-------- Records supplied

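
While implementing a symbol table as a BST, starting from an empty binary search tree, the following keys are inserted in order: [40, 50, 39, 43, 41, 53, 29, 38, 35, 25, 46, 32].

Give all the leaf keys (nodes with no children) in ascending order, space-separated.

Insert 40: tree is empty, so 40 becomes the root.
Insert 50: 50 > 40 → go right. Place as right child of 40.
Insert 39: 39 < 40 → go left. Place as left child of 40.
Insert 43: 43 > 40 → go right; 43 < 50 → go left. Place as left child of 50.
Insert 41: 41 > 40 → go right; 41 < 50 → go left; 41 < 43 → go left. Place as left child of 43.
Insert 53: 53 > 40 → go right; 53 > 50 → go right. Place as right child of 50.
Insert 29: 29 < 40 → go left; 29 < 39 → go left. Place as left child of 39.
Insert 38: 38 < 40 → go left; 38 < 39 → go left; 38 > 29 → go right. Place as right child of 29.
Insert 35: 35 < 40 → go left; 35 < 39 → go left; 35 > 29 → go right; 35 < 38 → go left. Place as left child of 38.
Insert 25: 25 < 40 → go left; 25 < 39 → go left; 25 < 29 → go left. Place as left child of 29.
Insert 46: 46 > 40 → go right; 46 < 50 → go left; 46 > 43 → go right. Place as right child of 43.
Insert 32: 32 < 40 → go left; 32 < 39 → go left; 32 > 29 → go right; 32 < 38 → go left; 32 < 35 → go left. Place as left child of 35.

25 32 41 46 53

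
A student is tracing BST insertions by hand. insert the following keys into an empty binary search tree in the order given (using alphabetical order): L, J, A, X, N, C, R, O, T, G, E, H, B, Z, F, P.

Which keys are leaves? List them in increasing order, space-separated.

B F H P T Z

Insert L: tree is empty, so L becomes the root.
Insert J: J < L → go left. Place as left child of L.
Insert A: A < L → go left; A < J → go left. Place as left child of J.
Insert X: X > L → go right. Place as right child of L.
Insert N: N > L → go right; N < X → go left. Place as left child of X.
Insert C: C < L → go left; C < J → go left; C > A → go right. Place as right child of A.
Insert R: R > L → go right; R < X → go left; R > N → go right. Place as right child of N.
Insert O: O > L → go right; O < X → go left; O > N → go right; O < R → go left. Place as left child of R.
Insert T: T > L → go right; T < X → go left; T > N → go right; T > R → go right. Place as right child of R.
Insert G: G < L → go left; G < J → go left; G > A → go right; G > C → go right. Place as right child of C.
Insert E: E < L → go left; E < J → go left; E > A → go right; E > C → go right; E < G → go left. Place as left child of G.
Insert H: H < L → go left; H < J → go left; H > A → go right; H > C → go right; H > G → go right. Place as right child of G.
Insert B: B < L → go left; B < J → go left; B > A → go right; B < C → go left. Place as left child of C.
Insert Z: Z > L → go right; Z > X → go right. Place as right child of X.
Insert F: F < L → go left; F < J → go left; F > A → go right; F > C → go right; F < G → go left; F > E → go right. Place as right child of E.
Insert P: P > L → go right; P < X → go left; P > N → go right; P < R → go left; P > O → go right. Place as right child of O.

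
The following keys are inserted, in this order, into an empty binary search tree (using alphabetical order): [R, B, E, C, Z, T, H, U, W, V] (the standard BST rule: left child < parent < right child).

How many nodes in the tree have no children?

3

Insert R: tree is empty, so R becomes the root.
Insert B: B < R → go left. Place as left child of R.
Insert E: E < R → go left; E > B → go right. Place as right child of B.
Insert C: C < R → go left; C > B → go right; C < E → go left. Place as left child of E.
Insert Z: Z > R → go right. Place as right child of R.
Insert T: T > R → go right; T < Z → go left. Place as left child of Z.
Insert H: H < R → go left; H > B → go right; H > E → go right. Place as right child of E.
Insert U: U > R → go right; U < Z → go left; U > T → go right. Place as right child of T.
Insert W: W > R → go right; W < Z → go left; W > T → go right; W > U → go right. Place as right child of U.
Insert V: V > R → go right; V < Z → go left; V > T → go right; V > U → go right; V < W → go left. Place as left child of W.

Leaves: C, H, V — 3 in total.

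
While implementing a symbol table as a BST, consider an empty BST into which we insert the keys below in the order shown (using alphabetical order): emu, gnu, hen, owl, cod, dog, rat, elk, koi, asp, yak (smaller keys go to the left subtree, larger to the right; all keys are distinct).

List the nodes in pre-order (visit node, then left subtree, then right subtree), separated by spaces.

emu cod asp dog elk gnu hen owl koi rat yak

Insert emu: tree is empty, so emu becomes the root.
Insert gnu: gnu > emu → go right. Place as right child of emu.
Insert hen: hen > emu → go right; hen > gnu → go right. Place as right child of gnu.
Insert owl: owl > emu → go right; owl > gnu → go right; owl > hen → go right. Place as right child of hen.
Insert cod: cod < emu → go left. Place as left child of emu.
Insert dog: dog < emu → go left; dog > cod → go right. Place as right child of cod.
Insert rat: rat > emu → go right; rat > gnu → go right; rat > hen → go right; rat > owl → go right. Place as right child of owl.
Insert elk: elk < emu → go left; elk > cod → go right; elk > dog → go right. Place as right child of dog.
Insert koi: koi > emu → go right; koi > gnu → go right; koi > hen → go right; koi < owl → go left. Place as left child of owl.
Insert asp: asp < emu → go left; asp < cod → go left. Place as left child of cod.
Insert yak: yak > emu → go right; yak > gnu → go right; yak > hen → go right; yak > owl → go right; yak > rat → go right. Place as right child of rat.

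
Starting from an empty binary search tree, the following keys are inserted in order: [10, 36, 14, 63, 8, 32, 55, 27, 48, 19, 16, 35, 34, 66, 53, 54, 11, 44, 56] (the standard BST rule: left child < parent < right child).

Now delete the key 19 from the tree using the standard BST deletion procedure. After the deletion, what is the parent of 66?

Resulting structure (node: left, right):
  10: L=8, R=36
  36: L=14, R=63
  14: L=11, R=32
  63: L=55, R=66
  8: L=–, R=–
  32: L=27, R=35
  55: L=48, R=56
  27: L=19, R=–
  48: L=44, R=53
  19: L=16, R=–
  16: L=–, R=–
  35: L=34, R=–
  34: L=–, R=–
  66: L=–, R=–
  53: L=–, R=54
  54: L=–, R=–
  11: L=–, R=–
  44: L=–, R=–
  56: L=–, R=–

Delete 19 (at most one child — splice it out).
After deletion, 66's parent is 63.

63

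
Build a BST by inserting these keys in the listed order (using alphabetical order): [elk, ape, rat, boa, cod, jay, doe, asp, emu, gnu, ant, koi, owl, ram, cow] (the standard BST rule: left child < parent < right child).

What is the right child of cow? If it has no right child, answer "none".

none

Insert elk: tree is empty, so elk becomes the root.
Insert ape: ape < elk → go left. Place as left child of elk.
Insert rat: rat > elk → go right. Place as right child of elk.
Insert boa: boa < elk → go left; boa > ape → go right. Place as right child of ape.
Insert cod: cod < elk → go left; cod > ape → go right; cod > boa → go right. Place as right child of boa.
Insert jay: jay > elk → go right; jay < rat → go left. Place as left child of rat.
Insert doe: doe < elk → go left; doe > ape → go right; doe > boa → go right; doe > cod → go right. Place as right child of cod.
Insert asp: asp < elk → go left; asp > ape → go right; asp < boa → go left. Place as left child of boa.
Insert emu: emu > elk → go right; emu < rat → go left; emu < jay → go left. Place as left child of jay.
Insert gnu: gnu > elk → go right; gnu < rat → go left; gnu < jay → go left; gnu > emu → go right. Place as right child of emu.
Insert ant: ant < elk → go left; ant < ape → go left. Place as left child of ape.
Insert koi: koi > elk → go right; koi < rat → go left; koi > jay → go right. Place as right child of jay.
Insert owl: owl > elk → go right; owl < rat → go left; owl > jay → go right; owl > koi → go right. Place as right child of koi.
Insert ram: ram > elk → go right; ram < rat → go left; ram > jay → go right; ram > koi → go right; ram > owl → go right. Place as right child of owl.
Insert cow: cow < elk → go left; cow > ape → go right; cow > boa → go right; cow > cod → go right; cow < doe → go left. Place as left child of doe.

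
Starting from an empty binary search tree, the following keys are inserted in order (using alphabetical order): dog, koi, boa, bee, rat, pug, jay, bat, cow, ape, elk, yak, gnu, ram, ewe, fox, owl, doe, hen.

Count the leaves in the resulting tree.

7

Insert dog: tree is empty, so dog becomes the root.
Insert koi: koi > dog → go right. Place as right child of dog.
Insert boa: boa < dog → go left. Place as left child of dog.
Insert bee: bee < dog → go left; bee < boa → go left. Place as left child of boa.
Insert rat: rat > dog → go right; rat > koi → go right. Place as right child of koi.
Insert pug: pug > dog → go right; pug > koi → go right; pug < rat → go left. Place as left child of rat.
Insert jay: jay > dog → go right; jay < koi → go left. Place as left child of koi.
Insert bat: bat < dog → go left; bat < boa → go left; bat < bee → go left. Place as left child of bee.
Insert cow: cow < dog → go left; cow > boa → go right. Place as right child of boa.
Insert ape: ape < dog → go left; ape < boa → go left; ape < bee → go left; ape < bat → go left. Place as left child of bat.
Insert elk: elk > dog → go right; elk < koi → go left; elk < jay → go left. Place as left child of jay.
Insert yak: yak > dog → go right; yak > koi → go right; yak > rat → go right. Place as right child of rat.
Insert gnu: gnu > dog → go right; gnu < koi → go left; gnu < jay → go left; gnu > elk → go right. Place as right child of elk.
Insert ram: ram > dog → go right; ram > koi → go right; ram < rat → go left; ram > pug → go right. Place as right child of pug.
Insert ewe: ewe > dog → go right; ewe < koi → go left; ewe < jay → go left; ewe > elk → go right; ewe < gnu → go left. Place as left child of gnu.
Insert fox: fox > dog → go right; fox < koi → go left; fox < jay → go left; fox > elk → go right; fox < gnu → go left; fox > ewe → go right. Place as right child of ewe.
Insert owl: owl > dog → go right; owl > koi → go right; owl < rat → go left; owl < pug → go left. Place as left child of pug.
Insert doe: doe < dog → go left; doe > boa → go right; doe > cow → go right. Place as right child of cow.
Insert hen: hen > dog → go right; hen < koi → go left; hen < jay → go left; hen > elk → go right; hen > gnu → go right. Place as right child of gnu.

Leaves: ape, doe, fox, hen, owl, ram, yak — 7 in total.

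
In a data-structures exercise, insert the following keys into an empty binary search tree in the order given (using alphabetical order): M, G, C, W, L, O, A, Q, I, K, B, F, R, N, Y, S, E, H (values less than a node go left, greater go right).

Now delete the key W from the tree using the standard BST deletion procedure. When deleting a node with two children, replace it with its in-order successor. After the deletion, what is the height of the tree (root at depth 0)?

5

M: root
G: left child of M (depth 1)
C: left child of G (depth 2)
W: right child of M (depth 1)
L: right child of G (depth 2)
O: left child of W (depth 2)
A: left child of C (depth 3)
Q: right child of O (depth 3)
I: left child of L (depth 3)
K: right child of I (depth 4)
B: right child of A (depth 4)
F: right child of C (depth 3)
R: right child of Q (depth 4)
N: left child of O (depth 3)
Y: right child of W (depth 2)
S: right child of R (depth 5)
E: left child of F (depth 4)
H: left child of I (depth 4)

Delete W (two children — replace with in-order successor).
After deletion, deepest node is S at depth 5.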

----------------

Directions for this task: Only the number should be given: how many lines in the entries above contain the string "symbol"?

Answer: 2